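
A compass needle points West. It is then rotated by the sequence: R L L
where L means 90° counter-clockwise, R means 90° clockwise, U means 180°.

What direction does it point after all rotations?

Answer: Final heading: South

Derivation:
Start: West
  R (right (90° clockwise)) -> North
  L (left (90° counter-clockwise)) -> West
  L (left (90° counter-clockwise)) -> South
Final: South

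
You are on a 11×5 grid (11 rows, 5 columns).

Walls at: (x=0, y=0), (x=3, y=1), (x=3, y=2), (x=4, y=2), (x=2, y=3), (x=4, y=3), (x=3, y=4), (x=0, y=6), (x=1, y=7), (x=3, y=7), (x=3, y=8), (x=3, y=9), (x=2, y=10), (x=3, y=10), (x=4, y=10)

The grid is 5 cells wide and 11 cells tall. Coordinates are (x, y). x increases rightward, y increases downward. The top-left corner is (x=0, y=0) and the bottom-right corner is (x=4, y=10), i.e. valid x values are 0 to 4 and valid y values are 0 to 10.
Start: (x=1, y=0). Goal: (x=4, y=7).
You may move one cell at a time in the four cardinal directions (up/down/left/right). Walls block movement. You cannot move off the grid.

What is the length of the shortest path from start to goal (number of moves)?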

-- -- --

→ **Task brief**: All of the material should be copied verbatim.

→ **Answer for this exercise**:
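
A compass needle points West. It is then rotated by the sequence: R L L
where L means 90° counter-clockwise, R means 90° clockwise, U means 180°.

What direction does it point after all rotations?

Answer: Final heading: South

Derivation:
Start: West
  R (right (90° clockwise)) -> North
  L (left (90° counter-clockwise)) -> West
  L (left (90° counter-clockwise)) -> South
Final: South

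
You are on a 11×5 grid (11 rows, 5 columns).

Walls at: (x=0, y=0), (x=3, y=1), (x=3, y=2), (x=4, y=2), (x=2, y=3), (x=4, y=3), (x=3, y=4), (x=0, y=6), (x=1, y=7), (x=3, y=7), (x=3, y=8), (x=3, y=9), (x=2, y=10), (x=3, y=10), (x=4, y=10)

The grid is 5 cells wide and 11 cells tall. Coordinates are (x, y). x increases rightward, y increases downward. The top-left corner is (x=0, y=0) and the bottom-right corner is (x=4, y=10), i.e. valid x values are 0 to 4 and valid y values are 0 to 10.
Start: (x=1, y=0). Goal: (x=4, y=7).
You may move one cell at a time in the four cardinal directions (up/down/left/right). Walls block movement. You cannot move off the grid.

What is the length of the shortest path from start to goal (number of moves)?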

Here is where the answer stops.